◆ Dataset records ◆
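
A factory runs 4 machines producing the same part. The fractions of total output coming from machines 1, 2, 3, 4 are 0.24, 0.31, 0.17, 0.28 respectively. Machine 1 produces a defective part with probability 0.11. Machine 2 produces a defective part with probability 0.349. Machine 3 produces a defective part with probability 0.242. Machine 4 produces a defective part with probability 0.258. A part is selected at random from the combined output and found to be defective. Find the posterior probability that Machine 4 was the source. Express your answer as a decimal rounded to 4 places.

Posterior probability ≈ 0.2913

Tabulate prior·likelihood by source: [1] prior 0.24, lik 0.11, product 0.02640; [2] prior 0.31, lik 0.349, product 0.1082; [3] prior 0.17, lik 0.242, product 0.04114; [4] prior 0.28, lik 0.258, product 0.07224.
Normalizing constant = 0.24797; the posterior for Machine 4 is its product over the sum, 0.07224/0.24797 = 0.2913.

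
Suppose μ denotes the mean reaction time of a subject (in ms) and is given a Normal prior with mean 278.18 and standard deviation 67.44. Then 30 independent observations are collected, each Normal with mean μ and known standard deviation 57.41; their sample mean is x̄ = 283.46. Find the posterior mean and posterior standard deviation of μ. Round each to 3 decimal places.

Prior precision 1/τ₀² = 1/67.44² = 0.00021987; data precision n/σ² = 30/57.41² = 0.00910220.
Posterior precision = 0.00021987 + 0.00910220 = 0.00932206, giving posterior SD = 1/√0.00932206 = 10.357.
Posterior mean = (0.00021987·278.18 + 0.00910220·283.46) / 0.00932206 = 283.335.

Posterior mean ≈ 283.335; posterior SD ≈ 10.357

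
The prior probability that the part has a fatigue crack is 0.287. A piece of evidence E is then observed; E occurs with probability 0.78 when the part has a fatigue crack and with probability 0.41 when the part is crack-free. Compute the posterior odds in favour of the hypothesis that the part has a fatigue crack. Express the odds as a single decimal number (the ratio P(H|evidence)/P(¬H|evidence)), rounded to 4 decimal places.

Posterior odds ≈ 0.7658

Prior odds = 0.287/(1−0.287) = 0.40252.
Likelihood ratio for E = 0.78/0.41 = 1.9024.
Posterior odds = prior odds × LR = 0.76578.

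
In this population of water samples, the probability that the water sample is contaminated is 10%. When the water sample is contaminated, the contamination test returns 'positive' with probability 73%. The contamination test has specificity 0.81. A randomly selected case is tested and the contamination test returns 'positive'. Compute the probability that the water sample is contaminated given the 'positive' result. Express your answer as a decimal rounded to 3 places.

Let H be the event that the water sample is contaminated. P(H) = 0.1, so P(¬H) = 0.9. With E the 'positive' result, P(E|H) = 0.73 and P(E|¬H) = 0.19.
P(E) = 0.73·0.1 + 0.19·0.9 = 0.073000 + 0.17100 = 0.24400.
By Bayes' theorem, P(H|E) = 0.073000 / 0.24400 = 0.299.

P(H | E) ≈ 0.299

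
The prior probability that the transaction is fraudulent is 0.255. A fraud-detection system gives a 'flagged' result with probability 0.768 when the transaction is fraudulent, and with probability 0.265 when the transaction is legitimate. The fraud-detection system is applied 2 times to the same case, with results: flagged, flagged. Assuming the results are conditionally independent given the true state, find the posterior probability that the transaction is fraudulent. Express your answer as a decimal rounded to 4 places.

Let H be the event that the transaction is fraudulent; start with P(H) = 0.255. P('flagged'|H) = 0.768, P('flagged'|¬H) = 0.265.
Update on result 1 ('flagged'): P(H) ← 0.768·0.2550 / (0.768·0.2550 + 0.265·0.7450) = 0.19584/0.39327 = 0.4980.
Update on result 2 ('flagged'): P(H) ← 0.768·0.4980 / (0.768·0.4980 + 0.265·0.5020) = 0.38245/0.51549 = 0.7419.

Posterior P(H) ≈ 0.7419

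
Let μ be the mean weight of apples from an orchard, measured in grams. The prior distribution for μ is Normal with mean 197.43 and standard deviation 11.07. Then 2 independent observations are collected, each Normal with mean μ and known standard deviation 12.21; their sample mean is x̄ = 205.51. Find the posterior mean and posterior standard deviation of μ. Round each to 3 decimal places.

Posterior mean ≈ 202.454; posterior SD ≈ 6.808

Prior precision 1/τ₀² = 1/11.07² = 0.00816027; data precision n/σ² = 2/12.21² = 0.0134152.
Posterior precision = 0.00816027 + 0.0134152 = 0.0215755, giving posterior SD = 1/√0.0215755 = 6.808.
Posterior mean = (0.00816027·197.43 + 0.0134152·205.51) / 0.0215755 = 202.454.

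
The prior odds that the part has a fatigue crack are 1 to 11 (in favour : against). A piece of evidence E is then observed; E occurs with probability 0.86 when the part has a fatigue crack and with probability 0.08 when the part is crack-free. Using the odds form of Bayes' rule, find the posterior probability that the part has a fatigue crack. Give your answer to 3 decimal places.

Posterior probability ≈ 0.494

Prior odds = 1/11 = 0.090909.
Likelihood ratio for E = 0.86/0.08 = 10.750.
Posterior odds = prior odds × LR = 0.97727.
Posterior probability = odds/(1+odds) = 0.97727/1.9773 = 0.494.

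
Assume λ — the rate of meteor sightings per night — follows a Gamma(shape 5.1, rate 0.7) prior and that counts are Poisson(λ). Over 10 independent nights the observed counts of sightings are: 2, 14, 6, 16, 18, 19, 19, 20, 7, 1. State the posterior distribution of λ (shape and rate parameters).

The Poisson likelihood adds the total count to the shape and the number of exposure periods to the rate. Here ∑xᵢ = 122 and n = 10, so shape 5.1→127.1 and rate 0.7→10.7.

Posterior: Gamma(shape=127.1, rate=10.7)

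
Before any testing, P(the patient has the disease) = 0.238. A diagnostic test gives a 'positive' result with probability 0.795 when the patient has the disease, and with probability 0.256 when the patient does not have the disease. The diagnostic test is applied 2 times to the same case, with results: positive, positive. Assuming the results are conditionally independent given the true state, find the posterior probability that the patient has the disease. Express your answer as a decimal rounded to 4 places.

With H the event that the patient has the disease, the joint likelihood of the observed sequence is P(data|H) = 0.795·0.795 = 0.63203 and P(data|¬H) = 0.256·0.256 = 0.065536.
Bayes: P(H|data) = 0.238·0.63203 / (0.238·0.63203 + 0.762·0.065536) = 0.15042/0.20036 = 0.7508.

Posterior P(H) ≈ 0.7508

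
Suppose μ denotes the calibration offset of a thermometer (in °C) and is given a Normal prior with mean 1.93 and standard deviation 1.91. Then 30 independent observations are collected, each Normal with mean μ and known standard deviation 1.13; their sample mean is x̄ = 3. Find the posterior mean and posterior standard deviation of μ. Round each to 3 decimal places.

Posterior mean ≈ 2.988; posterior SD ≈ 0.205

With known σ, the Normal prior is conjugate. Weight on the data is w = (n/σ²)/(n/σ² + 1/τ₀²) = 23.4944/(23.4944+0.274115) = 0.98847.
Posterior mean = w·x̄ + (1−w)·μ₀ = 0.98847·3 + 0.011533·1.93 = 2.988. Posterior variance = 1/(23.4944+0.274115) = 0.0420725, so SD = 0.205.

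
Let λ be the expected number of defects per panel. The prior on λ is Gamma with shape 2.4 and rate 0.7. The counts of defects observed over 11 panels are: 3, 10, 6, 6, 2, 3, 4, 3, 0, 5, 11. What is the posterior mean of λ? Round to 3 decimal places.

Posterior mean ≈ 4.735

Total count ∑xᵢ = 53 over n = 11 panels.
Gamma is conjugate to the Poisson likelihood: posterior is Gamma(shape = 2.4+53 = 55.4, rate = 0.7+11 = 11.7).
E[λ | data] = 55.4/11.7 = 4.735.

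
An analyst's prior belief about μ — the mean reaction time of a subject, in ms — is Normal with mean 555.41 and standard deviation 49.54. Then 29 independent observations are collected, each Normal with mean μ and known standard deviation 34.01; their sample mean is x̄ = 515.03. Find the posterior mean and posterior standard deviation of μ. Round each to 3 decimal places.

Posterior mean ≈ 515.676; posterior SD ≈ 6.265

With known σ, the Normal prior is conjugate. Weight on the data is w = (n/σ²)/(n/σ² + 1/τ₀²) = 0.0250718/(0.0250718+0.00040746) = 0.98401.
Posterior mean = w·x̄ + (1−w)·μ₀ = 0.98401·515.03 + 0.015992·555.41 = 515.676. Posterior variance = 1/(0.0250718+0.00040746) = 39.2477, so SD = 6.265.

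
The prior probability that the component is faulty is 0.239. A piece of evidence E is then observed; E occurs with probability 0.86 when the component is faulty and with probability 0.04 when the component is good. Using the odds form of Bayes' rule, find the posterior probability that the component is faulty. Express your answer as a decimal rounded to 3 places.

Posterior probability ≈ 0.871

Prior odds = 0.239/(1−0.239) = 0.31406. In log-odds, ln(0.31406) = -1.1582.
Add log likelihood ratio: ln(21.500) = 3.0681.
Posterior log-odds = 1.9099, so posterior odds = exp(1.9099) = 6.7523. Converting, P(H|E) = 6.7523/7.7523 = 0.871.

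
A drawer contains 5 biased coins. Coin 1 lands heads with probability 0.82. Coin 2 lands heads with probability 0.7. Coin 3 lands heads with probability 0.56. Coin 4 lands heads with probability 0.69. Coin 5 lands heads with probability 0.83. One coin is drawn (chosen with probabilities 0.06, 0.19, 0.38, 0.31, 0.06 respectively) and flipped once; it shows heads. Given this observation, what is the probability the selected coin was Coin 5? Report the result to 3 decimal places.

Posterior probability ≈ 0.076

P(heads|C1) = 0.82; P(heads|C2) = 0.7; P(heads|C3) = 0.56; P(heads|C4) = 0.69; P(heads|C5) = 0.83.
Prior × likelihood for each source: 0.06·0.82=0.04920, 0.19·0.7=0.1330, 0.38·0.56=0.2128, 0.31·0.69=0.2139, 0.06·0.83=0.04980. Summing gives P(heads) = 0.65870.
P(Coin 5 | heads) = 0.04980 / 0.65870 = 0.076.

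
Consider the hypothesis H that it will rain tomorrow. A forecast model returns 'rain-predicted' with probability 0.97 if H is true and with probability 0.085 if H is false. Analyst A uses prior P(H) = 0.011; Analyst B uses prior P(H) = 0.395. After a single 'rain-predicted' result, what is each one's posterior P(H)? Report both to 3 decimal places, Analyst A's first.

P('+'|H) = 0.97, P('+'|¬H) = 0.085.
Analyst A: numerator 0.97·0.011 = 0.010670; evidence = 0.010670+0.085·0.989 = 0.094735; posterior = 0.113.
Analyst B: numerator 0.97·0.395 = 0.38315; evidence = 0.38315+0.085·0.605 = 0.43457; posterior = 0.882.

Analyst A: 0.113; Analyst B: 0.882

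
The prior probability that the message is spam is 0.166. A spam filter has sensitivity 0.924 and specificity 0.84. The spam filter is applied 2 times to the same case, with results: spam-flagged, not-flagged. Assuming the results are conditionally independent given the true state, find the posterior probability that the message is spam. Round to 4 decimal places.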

◆ Exercise ◆
Nothing but the lines from the one with "Consider the hypothesis" to the last line of the data should appear in the answer, each exactly as it stands.

◆ Reply ◆
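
Consider the hypothesis H that it will rain tomorrow. A forecast model returns 'rain-predicted' with probability 0.97 if H is true and with probability 0.085 if H is false. Analyst A uses prior P(H) = 0.011; Analyst B uses prior P(H) = 0.395. After a single 'rain-predicted' result, what is each one's posterior P(H)? Report both to 3 decimal places, Analyst A's first.

P('+'|H) = 0.97, P('+'|¬H) = 0.085.
Analyst A: numerator 0.97·0.011 = 0.010670; evidence = 0.010670+0.085·0.989 = 0.094735; posterior = 0.113.
Analyst B: numerator 0.97·0.395 = 0.38315; evidence = 0.38315+0.085·0.605 = 0.43457; posterior = 0.882.

Analyst A: 0.113; Analyst B: 0.882

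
The prior probability that the message is spam is 0.166. A spam filter has sensitivity 0.924 and specificity 0.84. The spam filter is applied 2 times to the same case, with results: spam-flagged, not-flagged. Assuming the results are conditionally independent given the true state, find the posterior probability that the message is spam. Round to 4 decimal places.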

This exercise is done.